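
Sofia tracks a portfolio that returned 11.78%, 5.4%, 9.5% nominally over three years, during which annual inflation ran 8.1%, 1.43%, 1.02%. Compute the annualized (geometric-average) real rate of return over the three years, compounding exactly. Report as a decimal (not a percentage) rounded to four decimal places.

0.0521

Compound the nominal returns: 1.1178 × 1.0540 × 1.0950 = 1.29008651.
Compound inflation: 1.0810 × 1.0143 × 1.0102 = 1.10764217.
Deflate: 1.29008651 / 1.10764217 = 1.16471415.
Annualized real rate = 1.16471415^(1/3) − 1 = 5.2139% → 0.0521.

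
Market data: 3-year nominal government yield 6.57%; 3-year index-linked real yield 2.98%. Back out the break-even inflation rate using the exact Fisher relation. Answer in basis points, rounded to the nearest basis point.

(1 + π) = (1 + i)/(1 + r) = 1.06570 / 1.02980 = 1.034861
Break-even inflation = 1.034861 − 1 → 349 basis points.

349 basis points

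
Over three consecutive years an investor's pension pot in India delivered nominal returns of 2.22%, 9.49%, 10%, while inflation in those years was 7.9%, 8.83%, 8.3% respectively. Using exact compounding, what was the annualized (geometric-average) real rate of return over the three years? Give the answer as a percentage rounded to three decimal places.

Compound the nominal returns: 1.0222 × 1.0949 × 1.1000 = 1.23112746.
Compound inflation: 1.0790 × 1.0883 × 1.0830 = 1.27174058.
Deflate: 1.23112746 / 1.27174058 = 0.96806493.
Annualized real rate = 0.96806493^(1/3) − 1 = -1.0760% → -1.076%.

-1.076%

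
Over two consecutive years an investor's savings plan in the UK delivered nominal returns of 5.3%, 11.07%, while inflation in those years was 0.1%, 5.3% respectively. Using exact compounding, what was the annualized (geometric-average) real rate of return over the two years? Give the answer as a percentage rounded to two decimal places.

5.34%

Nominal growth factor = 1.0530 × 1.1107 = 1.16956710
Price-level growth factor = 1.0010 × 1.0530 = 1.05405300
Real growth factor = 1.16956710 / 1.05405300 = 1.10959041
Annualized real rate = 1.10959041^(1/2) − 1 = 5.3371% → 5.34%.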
::::
# WHAT YOU NEED TO DO
All of the material above should be restated verbatim.

# RESULT OF THE EXERCISE
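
Sofia tracks a portfolio that returned 11.78%, 5.4%, 9.5% nominally over three years, during which annual inflation ran 8.1%, 1.43%, 1.02%. Compute the annualized (geometric-average) real rate of return over the three years, compounding exactly. Report as a decimal (not a percentage) rounded to four decimal places.

0.0521

Compound the nominal returns: 1.1178 × 1.0540 × 1.0950 = 1.29008651.
Compound inflation: 1.0810 × 1.0143 × 1.0102 = 1.10764217.
Deflate: 1.29008651 / 1.10764217 = 1.16471415.
Annualized real rate = 1.16471415^(1/3) − 1 = 5.2139% → 0.0521.

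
Market data: 3-year nominal government yield 6.57%; 3-year index-linked real yield 2.98%. Back out the break-even inflation rate using the exact Fisher relation. Answer in basis points, rounded to the nearest basis point.

(1 + π) = (1 + i)/(1 + r) = 1.06570 / 1.02980 = 1.034861
Break-even inflation = 1.034861 − 1 → 349 basis points.

349 basis points

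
Over three consecutive years an investor's pension pot in India delivered nominal returns of 2.22%, 9.49%, 10%, while inflation in those years was 7.9%, 8.83%, 8.3% respectively. Using exact compounding, what was the annualized (geometric-average) real rate of return over the three years? Give the answer as a percentage rounded to three decimal places.

Compound the nominal returns: 1.0222 × 1.0949 × 1.1000 = 1.23112746.
Compound inflation: 1.0790 × 1.0883 × 1.0830 = 1.27174058.
Deflate: 1.23112746 / 1.27174058 = 0.96806493.
Annualized real rate = 0.96806493^(1/3) − 1 = -1.0760% → -1.076%.

-1.076%

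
Over two consecutive years an investor's savings plan in the UK delivered nominal returns of 5.3%, 11.07%, while inflation in those years was 0.1%, 5.3% respectively. Using exact compounding, what was the annualized (geometric-average) real rate of return over the two years? Give the answer as a percentage rounded to two decimal places.

5.34%

Nominal growth factor = 1.0530 × 1.1107 = 1.16956710
Price-level growth factor = 1.0010 × 1.0530 = 1.05405300
Real growth factor = 1.16956710 / 1.05405300 = 1.10959041
Annualized real rate = 1.10959041^(1/2) − 1 = 5.3371% → 5.34%.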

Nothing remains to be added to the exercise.